Requirement
From the data that follows, print exactly the lines starting at the one containing "core: leaf, relay" and ending at the one containing "shard: index, back, agent, broker"; include both of them and nothing more.

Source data
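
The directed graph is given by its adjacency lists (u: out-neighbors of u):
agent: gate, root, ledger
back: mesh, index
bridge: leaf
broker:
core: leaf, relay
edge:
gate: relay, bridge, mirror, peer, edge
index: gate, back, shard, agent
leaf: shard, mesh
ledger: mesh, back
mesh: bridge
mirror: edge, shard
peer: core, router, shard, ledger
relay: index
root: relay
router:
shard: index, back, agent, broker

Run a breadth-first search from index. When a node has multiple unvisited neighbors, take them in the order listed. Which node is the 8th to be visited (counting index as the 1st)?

mirror

Visit index; enqueue gate, back, shard, agent → queue [gate, back, shard, agent]
Visit gate; enqueue relay, bridge, mirror, peer, edge → queue [back, shard, agent, relay, bridge, mirror, peer, edge]
Visit back; enqueue mesh → queue [shard, agent, relay, bridge, mirror, peer, edge, mesh]
Visit shard; enqueue broker → queue [agent, relay, bridge, mirror, peer, edge, mesh, broker]
Visit agent; enqueue root, ledger → queue [relay, bridge, mirror, peer, edge, mesh, broker, root, ledger]
Visit relay → queue [bridge, mirror, peer, edge, mesh, broker, root, ledger]
Visit bridge; enqueue leaf → queue [mirror, peer, edge, mesh, broker, root, ledger, leaf]
Visit mirror → queue [peer, edge, mesh, broker, root, ledger, leaf]
Visit peer; enqueue core, router → queue [edge, mesh, broker, root, ledger, leaf, core, router]
Visit edge → queue [mesh, broker, root, ledger, leaf, core, router]
Visit mesh → queue [broker, root, ledger, leaf, core, router]
Visit broker → queue [root, ledger, leaf, core, router]
Visit root → queue [ledger, leaf, core, router]
Visit ledger → queue [leaf, core, router]
Visit leaf → queue [core, router]
Visit core → queue [router]
Visit router → queue []

Visit order: index, gate, back, shard, agent, relay, bridge, mirror, peer, edge, mesh, broker, root, ledger, leaf, core, router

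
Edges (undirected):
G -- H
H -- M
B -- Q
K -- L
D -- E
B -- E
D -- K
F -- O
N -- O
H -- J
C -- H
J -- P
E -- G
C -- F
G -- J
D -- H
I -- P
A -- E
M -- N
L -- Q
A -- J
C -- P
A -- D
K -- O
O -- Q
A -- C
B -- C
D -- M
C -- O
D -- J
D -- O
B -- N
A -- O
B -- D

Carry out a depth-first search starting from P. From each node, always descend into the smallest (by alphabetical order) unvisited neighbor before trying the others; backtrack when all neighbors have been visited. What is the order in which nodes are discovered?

Visit P
P → C
C → A
A → D
D → B
B → E
E → G
G → H
H → J
H → M
M → N
N → O
O → F
O → K
K → L
L → Q
P → I

P, C, A, D, B, E, G, H, J, M, N, O, F, K, L, Q, I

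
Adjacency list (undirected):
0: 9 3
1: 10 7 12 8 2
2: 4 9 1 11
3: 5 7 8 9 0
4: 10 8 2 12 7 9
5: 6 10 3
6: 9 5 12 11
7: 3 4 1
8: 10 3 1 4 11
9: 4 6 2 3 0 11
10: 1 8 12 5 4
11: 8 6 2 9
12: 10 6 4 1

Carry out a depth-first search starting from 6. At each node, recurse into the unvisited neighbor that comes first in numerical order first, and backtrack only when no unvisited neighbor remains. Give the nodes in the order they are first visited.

6 → 5 → 3 → 0 → 9 → 2 → 1 → 7 → 4 → 8 → 10 → 12 → 11

Visit 6
6 → 5
5 → 3
3 → 0
0 → 9
9 → 2
2 → 1
1 → 7
7 → 4
4 → 8
8 → 10
10 → 12
8 → 11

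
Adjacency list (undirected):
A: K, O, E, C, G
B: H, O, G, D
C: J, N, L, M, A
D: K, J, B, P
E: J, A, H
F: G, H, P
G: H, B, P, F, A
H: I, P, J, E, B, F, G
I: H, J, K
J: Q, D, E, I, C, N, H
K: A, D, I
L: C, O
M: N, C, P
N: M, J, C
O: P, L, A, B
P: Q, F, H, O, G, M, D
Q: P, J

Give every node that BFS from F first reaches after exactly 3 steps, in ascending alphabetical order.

C, K, L, N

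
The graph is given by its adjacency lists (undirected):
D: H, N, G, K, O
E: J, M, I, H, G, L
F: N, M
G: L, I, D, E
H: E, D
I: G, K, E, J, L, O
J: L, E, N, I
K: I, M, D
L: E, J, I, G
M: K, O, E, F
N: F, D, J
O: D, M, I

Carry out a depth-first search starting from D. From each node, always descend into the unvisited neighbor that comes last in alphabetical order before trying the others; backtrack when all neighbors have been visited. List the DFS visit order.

Visit D
D → O
O → M
M → K
K → I
I → L
L → J
J → N
N → F
J → E
E → H
E → G

D, O, M, K, I, L, J, N, F, E, H, G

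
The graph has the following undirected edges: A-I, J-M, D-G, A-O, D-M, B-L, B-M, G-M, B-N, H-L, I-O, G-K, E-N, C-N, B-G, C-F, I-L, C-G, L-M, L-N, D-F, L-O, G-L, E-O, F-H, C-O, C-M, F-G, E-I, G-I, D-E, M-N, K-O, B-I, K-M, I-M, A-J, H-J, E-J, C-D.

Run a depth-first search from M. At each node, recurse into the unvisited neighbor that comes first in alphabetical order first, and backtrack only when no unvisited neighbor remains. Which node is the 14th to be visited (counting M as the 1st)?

Visit M
M → B
B → G
G → C
C → D
D → E
E → I
I → A
A → J
J → H
H → F
H → L
L → N
L → O
O → K

Visit order: M, B, G, C, D, E, I, A, J, H, F, L, N, O, K

O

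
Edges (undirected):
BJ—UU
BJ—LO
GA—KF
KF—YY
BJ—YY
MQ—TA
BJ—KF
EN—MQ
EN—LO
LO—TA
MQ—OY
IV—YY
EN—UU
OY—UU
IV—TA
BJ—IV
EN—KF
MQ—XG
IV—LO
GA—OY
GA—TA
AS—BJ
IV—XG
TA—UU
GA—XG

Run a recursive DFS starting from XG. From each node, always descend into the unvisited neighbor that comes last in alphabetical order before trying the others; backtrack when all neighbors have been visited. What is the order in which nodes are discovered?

XG, MQ, TA, UU, OY, GA, KF, YY, IV, LO, EN, BJ, AS

Visit XG
XG → MQ
MQ → TA
TA → UU
UU → OY
OY → GA
GA → KF
KF → YY
YY → IV
IV → LO
LO → EN
LO → BJ
BJ → AS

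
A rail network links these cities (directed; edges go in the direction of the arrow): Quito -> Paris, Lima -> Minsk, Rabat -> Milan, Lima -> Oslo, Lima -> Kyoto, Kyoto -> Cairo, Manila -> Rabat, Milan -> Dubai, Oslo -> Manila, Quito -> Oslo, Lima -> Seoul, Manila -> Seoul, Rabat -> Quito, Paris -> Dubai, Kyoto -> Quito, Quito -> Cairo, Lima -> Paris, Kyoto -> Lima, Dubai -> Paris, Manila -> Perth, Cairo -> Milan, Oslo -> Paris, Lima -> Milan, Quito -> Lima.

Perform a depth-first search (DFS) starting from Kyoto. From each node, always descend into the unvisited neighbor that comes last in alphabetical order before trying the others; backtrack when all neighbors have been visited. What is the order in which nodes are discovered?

Visit Kyoto
Kyoto → Quito
Quito → Paris
Paris → Dubai
Quito → Oslo
Oslo → Manila
Manila → Seoul
Manila → Rabat
Rabat → Milan
Manila → Perth
Quito → Lima
Lima → Minsk
Quito → Cairo

Kyoto → Quito → Paris → Dubai → Oslo → Manila → Seoul → Rabat → Milan → Perth → Lima → Minsk → Cairo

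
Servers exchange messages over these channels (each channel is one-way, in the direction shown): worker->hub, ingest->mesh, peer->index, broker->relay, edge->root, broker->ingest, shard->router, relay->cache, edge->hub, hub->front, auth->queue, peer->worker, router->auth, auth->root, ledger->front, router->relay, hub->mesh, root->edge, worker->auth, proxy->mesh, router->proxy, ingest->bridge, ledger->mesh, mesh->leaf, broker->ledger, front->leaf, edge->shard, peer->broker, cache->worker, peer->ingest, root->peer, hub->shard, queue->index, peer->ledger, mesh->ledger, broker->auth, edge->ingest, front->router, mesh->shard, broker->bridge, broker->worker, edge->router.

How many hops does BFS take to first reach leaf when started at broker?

Level 0: broker
Level 1: auth, bridge, ingest, ledger, relay, worker
Level 2: cache, front, hub, mesh, queue, root
Level 3: edge, index, leaf, peer, router, shard
Level 4: proxy
leaf first appears at level 3.

3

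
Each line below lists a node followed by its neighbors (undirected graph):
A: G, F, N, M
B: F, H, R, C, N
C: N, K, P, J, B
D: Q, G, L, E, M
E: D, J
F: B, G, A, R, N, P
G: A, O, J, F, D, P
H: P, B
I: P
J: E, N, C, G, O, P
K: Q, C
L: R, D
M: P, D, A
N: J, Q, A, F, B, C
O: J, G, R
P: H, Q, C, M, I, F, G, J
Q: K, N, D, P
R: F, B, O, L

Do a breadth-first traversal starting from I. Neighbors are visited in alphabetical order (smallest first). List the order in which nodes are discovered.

Visit I; enqueue P → queue [P]
Visit P; enqueue C, F, G, H, J, M, Q → queue [C, F, G, H, J, M, Q]
Visit C; enqueue B, K, N → queue [F, G, H, J, M, Q, B, K, N]
Visit F; enqueue A, R → queue [G, H, J, M, Q, B, K, N, A, R]
Visit G; enqueue D, O → queue [H, J, M, Q, B, K, N, A, R, D, O]
Visit H → queue [J, M, Q, B, K, N, A, R, D, O]
Visit J; enqueue E → queue [M, Q, B, K, N, A, R, D, O, E]
Visit M → queue [Q, B, K, N, A, R, D, O, E]
Visit Q → queue [B, K, N, A, R, D, O, E]
Visit B → queue [K, N, A, R, D, O, E]
Visit K → queue [N, A, R, D, O, E]
Visit N → queue [A, R, D, O, E]
Visit A → queue [R, D, O, E]
Visit R; enqueue L → queue [D, O, E, L]
Visit D → queue [O, E, L]
Visit O → queue [E, L]
Visit E → queue [L]
Visit L → queue []

I, P, C, F, G, H, J, M, Q, B, K, N, A, R, D, O, E, L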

Task output
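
core: leaf, relay
edge:
gate: relay, bridge, mirror, peer, edge
index: gate, back, shard, agent
leaf: shard, mesh
ledger: mesh, back
mesh: bridge
mirror: edge, shard
peer: core, router, shard, ledger
relay: index
root: relay
router:
shard: index, back, agent, broker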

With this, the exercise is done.